## Data under study
-------------------------
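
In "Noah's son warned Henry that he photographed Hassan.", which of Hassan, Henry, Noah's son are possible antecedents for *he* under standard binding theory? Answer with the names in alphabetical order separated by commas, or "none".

*he* is a pronoun; Principle B requires it to be free in its binding domain — the clause headed by 'photographed'.
— Hassan: object of the clause headed by 'photographed'; is c-commanded by the pronoun; coreference would bind this R-expression — blocked (Principle C).
— Henry: object of the matrix clause; c-commands the pronoun but lies outside its binding domain — allowed.
— Noah's son: subject of the matrix clause; c-commands the pronoun but lies outside its binding domain — allowed.

Henry, Noah's son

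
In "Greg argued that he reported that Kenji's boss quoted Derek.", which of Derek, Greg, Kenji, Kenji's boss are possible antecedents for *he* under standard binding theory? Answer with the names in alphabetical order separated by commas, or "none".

*he* is a pronoun; Principle B requires it to be free in its binding domain — the clause headed by 'reported'.
— Derek: object of the clause headed by 'quoted'; is c-commanded by the pronoun; coreference would bind this R-expression — blocked (Principle C).
— Greg: subject of the matrix clause; c-commands the pronoun but lies outside its binding domain — allowed.
— Kenji: possessor inside the subject DP of the clause headed by 'quoted'; is c-commanded by the pronoun; coreference would bind this R-expression — blocked (Principle C).
— Kenji's boss: subject of the clause headed by 'quoted'; is c-commanded by the pronoun; coreference would bind this R-expression — blocked (Principle C).

Greg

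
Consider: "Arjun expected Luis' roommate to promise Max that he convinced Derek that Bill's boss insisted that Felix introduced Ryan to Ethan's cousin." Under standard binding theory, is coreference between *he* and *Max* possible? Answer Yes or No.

*Max* is an R-expression; Principle C requires it to be free (not bound by any c-commanding expression).
— he: subject of the clause headed by 'convinced'; the pronoun does not c-command the R-expression — coreference allowed.

Yes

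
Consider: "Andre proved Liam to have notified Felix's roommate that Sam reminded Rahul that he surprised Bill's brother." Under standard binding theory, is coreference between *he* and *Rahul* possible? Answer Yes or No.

Yes

*Rahul* is an R-expression; Principle C requires it to be free (not bound by any c-commanding expression).
— he: subject of the clause headed by 'surprised'; the pronoun does not c-command the R-expression — coreference allowed.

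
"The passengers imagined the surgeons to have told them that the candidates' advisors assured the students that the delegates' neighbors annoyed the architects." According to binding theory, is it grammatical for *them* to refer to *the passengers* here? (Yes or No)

*the passengers* is an R-expression; Principle C requires it to be free (not bound by any c-commanding expression).
— them: object of the clause headed by 'told'; the pronoun does not c-command the R-expression — coreference allowed.

Yes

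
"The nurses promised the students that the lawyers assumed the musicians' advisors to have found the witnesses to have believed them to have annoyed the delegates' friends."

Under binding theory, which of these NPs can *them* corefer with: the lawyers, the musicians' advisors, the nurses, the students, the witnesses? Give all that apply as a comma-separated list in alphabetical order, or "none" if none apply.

*them* is a pronoun; Principle B requires it to be free in its binding domain — the clause headed by 'believed'.
— the lawyers: subject of the clause headed by 'assumed'; c-commands the pronoun but lies outside its binding domain — allowed.
— the musicians' advisors: subject of the clause headed by 'found'; c-commands the pronoun but lies outside its binding domain — allowed.
— the nurses: subject of the matrix clause; c-commands the pronoun but lies outside its binding domain — allowed.
— the students: object of the matrix clause; c-commands the pronoun but lies outside its binding domain — allowed.
— the witnesses: subject of the clause headed by 'believed'; c-commands the pronoun within its binding domain — blocked (Principle B).

the lawyers, the musicians' advisors, the nurses, the students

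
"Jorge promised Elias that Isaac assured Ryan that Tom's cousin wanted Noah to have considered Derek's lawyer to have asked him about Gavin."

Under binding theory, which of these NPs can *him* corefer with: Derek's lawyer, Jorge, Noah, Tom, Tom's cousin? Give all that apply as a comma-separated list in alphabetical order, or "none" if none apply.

*him* is a pronoun; Principle B requires it to be free in its binding domain — the clause headed by 'asked'.
— Derek's lawyer: subject of the clause headed by 'asked'; c-commands the pronoun within its binding domain — blocked (Principle B).
— Jorge: subject of the matrix clause; c-commands the pronoun but lies outside its binding domain — allowed.
— Noah: subject of the clause headed by 'considered'; c-commands the pronoun but lies outside its binding domain — allowed.
— Tom: possessor inside the subject DP of the clause headed by 'wanted'; does not c-command the pronoun — Principle B does not apply; allowed.
— Tom's cousin: subject of the clause headed by 'wanted'; c-commands the pronoun but lies outside its binding domain — allowed.

Jorge, Noah, Tom, Tom's cousin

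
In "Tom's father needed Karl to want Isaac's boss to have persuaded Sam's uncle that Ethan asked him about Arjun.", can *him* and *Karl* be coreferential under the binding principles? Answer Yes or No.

Yes

*Karl* is an R-expression; Principle C requires it to be free (not bound by any c-commanding expression).
— him: object of the clause headed by 'asked'; the pronoun does not c-command the R-expression — coreference allowed.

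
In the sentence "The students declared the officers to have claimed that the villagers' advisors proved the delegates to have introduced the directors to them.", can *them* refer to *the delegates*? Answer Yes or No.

No

*them* is a pronoun; Principle B requires it to be free in its binding domain — the clause headed by 'introduced'.
— the delegates: subject of the clause headed by 'introduced'; c-commands the pronoun within its binding domain — blocked (Principle B).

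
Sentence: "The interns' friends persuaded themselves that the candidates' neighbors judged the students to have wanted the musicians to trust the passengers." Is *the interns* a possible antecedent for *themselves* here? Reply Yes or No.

*themselves* is a reflexive; Principle A requires it to be bound within its binding domain — the matrix clause.
— the interns: possessor inside the subject DP of the matrix clause; does not c-command the reflexive — cannot bind it (Principle A).

No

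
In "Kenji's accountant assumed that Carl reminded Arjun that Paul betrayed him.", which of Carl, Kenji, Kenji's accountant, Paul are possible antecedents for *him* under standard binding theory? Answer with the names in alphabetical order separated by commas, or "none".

Carl, Kenji, Kenji's accountant

*him* is a pronoun; Principle B requires it to be free in its binding domain — the clause headed by 'betrayed'.
— Carl: subject of the clause headed by 'reminded'; c-commands the pronoun but lies outside its binding domain — allowed.
— Kenji: possessor inside the subject DP of the matrix clause; does not c-command the pronoun — Principle B does not apply; allowed.
— Kenji's accountant: subject of the matrix clause; c-commands the pronoun but lies outside its binding domain — allowed.
— Paul: subject of the clause headed by 'betrayed'; c-commands the pronoun within its binding domain — blocked (Principle B).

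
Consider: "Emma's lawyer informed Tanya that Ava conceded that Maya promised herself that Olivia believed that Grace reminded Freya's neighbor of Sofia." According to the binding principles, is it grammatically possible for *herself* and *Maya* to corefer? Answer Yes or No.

*herself* is a reflexive; Principle A requires it to be bound within its binding domain — the clause headed by 'promised'.
— Maya: subject of the clause headed by 'promised'; c-commands the reflexive within its binding domain — allowed (Principle A).

Yes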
-------------------------
## Try it
Retype each record above so that every word stays exactly the same.

## Response
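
In "Noah's son warned Henry that he photographed Hassan.", which of Hassan, Henry, Noah's son are possible antecedents for *he* under standard binding theory? Answer with the names in alphabetical order separated by commas, or "none".

*he* is a pronoun; Principle B requires it to be free in its binding domain — the clause headed by 'photographed'.
— Hassan: object of the clause headed by 'photographed'; is c-commanded by the pronoun; coreference would bind this R-expression — blocked (Principle C).
— Henry: object of the matrix clause; c-commands the pronoun but lies outside its binding domain — allowed.
— Noah's son: subject of the matrix clause; c-commands the pronoun but lies outside its binding domain — allowed.

Henry, Noah's son

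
In "Greg argued that he reported that Kenji's boss quoted Derek.", which of Derek, Greg, Kenji, Kenji's boss are possible antecedents for *he* under standard binding theory? Answer with the names in alphabetical order separated by commas, or "none".

*he* is a pronoun; Principle B requires it to be free in its binding domain — the clause headed by 'reported'.
— Derek: object of the clause headed by 'quoted'; is c-commanded by the pronoun; coreference would bind this R-expression — blocked (Principle C).
— Greg: subject of the matrix clause; c-commands the pronoun but lies outside its binding domain — allowed.
— Kenji: possessor inside the subject DP of the clause headed by 'quoted'; is c-commanded by the pronoun; coreference would bind this R-expression — blocked (Principle C).
— Kenji's boss: subject of the clause headed by 'quoted'; is c-commanded by the pronoun; coreference would bind this R-expression — blocked (Principle C).

Greg

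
Consider: "Arjun expected Luis' roommate to promise Max that he convinced Derek that Bill's boss insisted that Felix introduced Ryan to Ethan's cousin." Under standard binding theory, is coreference between *he* and *Max* possible? Answer Yes or No.

*Max* is an R-expression; Principle C requires it to be free (not bound by any c-commanding expression).
— he: subject of the clause headed by 'convinced'; the pronoun does not c-command the R-expression — coreference allowed.

Yes

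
Consider: "Andre proved Liam to have notified Felix's roommate that Sam reminded Rahul that he surprised Bill's brother." Under standard binding theory, is coreference between *he* and *Rahul* possible? Answer Yes or No.

Yes

*Rahul* is an R-expression; Principle C requires it to be free (not bound by any c-commanding expression).
— he: subject of the clause headed by 'surprised'; the pronoun does not c-command the R-expression — coreference allowed.

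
"The passengers imagined the surgeons to have told them that the candidates' advisors assured the students that the delegates' neighbors annoyed the architects." According to binding theory, is it grammatical for *them* to refer to *the passengers* here? (Yes or No)

*the passengers* is an R-expression; Principle C requires it to be free (not bound by any c-commanding expression).
— them: object of the clause headed by 'told'; the pronoun does not c-command the R-expression — coreference allowed.

Yes

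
"The nurses promised the students that the lawyers assumed the musicians' advisors to have found the witnesses to have believed them to have annoyed the delegates' friends."

Under binding theory, which of these NPs can *them* corefer with: the lawyers, the musicians' advisors, the nurses, the students, the witnesses? Give all that apply as a comma-separated list in alphabetical order, or "none" if none apply.

*them* is a pronoun; Principle B requires it to be free in its binding domain — the clause headed by 'believed'.
— the lawyers: subject of the clause headed by 'assumed'; c-commands the pronoun but lies outside its binding domain — allowed.
— the musicians' advisors: subject of the clause headed by 'found'; c-commands the pronoun but lies outside its binding domain — allowed.
— the nurses: subject of the matrix clause; c-commands the pronoun but lies outside its binding domain — allowed.
— the students: object of the matrix clause; c-commands the pronoun but lies outside its binding domain — allowed.
— the witnesses: subject of the clause headed by 'believed'; c-commands the pronoun within its binding domain — blocked (Principle B).

the lawyers, the musicians' advisors, the nurses, the students

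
"Jorge promised Elias that Isaac assured Ryan that Tom's cousin wanted Noah to have considered Derek's lawyer to have asked him about Gavin."

Under binding theory, which of these NPs can *him* corefer with: Derek's lawyer, Jorge, Noah, Tom, Tom's cousin? Give all that apply as a comma-separated list in alphabetical order, or "none" if none apply.

*him* is a pronoun; Principle B requires it to be free in its binding domain — the clause headed by 'asked'.
— Derek's lawyer: subject of the clause headed by 'asked'; c-commands the pronoun within its binding domain — blocked (Principle B).
— Jorge: subject of the matrix clause; c-commands the pronoun but lies outside its binding domain — allowed.
— Noah: subject of the clause headed by 'considered'; c-commands the pronoun but lies outside its binding domain — allowed.
— Tom: possessor inside the subject DP of the clause headed by 'wanted'; does not c-command the pronoun — Principle B does not apply; allowed.
— Tom's cousin: subject of the clause headed by 'wanted'; c-commands the pronoun but lies outside its binding domain — allowed.

Jorge, Noah, Tom, Tom's cousin

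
In "Tom's father needed Karl to want Isaac's boss to have persuaded Sam's uncle that Ethan asked him about Arjun.", can *him* and *Karl* be coreferential under the binding principles? Answer Yes or No.

Yes

*Karl* is an R-expression; Principle C requires it to be free (not bound by any c-commanding expression).
— him: object of the clause headed by 'asked'; the pronoun does not c-command the R-expression — coreference allowed.

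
In the sentence "The students declared the officers to have claimed that the villagers' advisors proved the delegates to have introduced the directors to them.", can *them* refer to *the delegates*? Answer Yes or No.

No

*them* is a pronoun; Principle B requires it to be free in its binding domain — the clause headed by 'introduced'.
— the delegates: subject of the clause headed by 'introduced'; c-commands the pronoun within its binding domain — blocked (Principle B).

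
Sentence: "The interns' friends persuaded themselves that the candidates' neighbors judged the students to have wanted the musicians to trust the passengers." Is *the interns* a possible antecedent for *themselves* here? Reply Yes or No.

*themselves* is a reflexive; Principle A requires it to be bound within its binding domain — the matrix clause.
— the interns: possessor inside the subject DP of the matrix clause; does not c-command the reflexive — cannot bind it (Principle A).

No

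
In "Kenji's accountant assumed that Carl reminded Arjun that Paul betrayed him.", which of Carl, Kenji, Kenji's accountant, Paul are possible antecedents for *him* under standard binding theory? Answer with the names in alphabetical order separated by commas, or "none".

Carl, Kenji, Kenji's accountant

*him* is a pronoun; Principle B requires it to be free in its binding domain — the clause headed by 'betrayed'.
— Carl: subject of the clause headed by 'reminded'; c-commands the pronoun but lies outside its binding domain — allowed.
— Kenji: possessor inside the subject DP of the matrix clause; does not c-command the pronoun — Principle B does not apply; allowed.
— Kenji's accountant: subject of the matrix clause; c-commands the pronoun but lies outside its binding domain — allowed.
— Paul: subject of the clause headed by 'betrayed'; c-commands the pronoun within its binding domain — blocked (Principle B).

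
Consider: "Emma's lawyer informed Tanya that Ava conceded that Maya promised herself that Olivia believed that Grace reminded Freya's neighbor of Sofia." According to the binding principles, is it grammatically possible for *herself* and *Maya* to corefer? Answer Yes or No.

*herself* is a reflexive; Principle A requires it to be bound within its binding domain — the clause headed by 'promised'.
— Maya: subject of the clause headed by 'promised'; c-commands the reflexive within its binding domain — allowed (Principle A).

Yes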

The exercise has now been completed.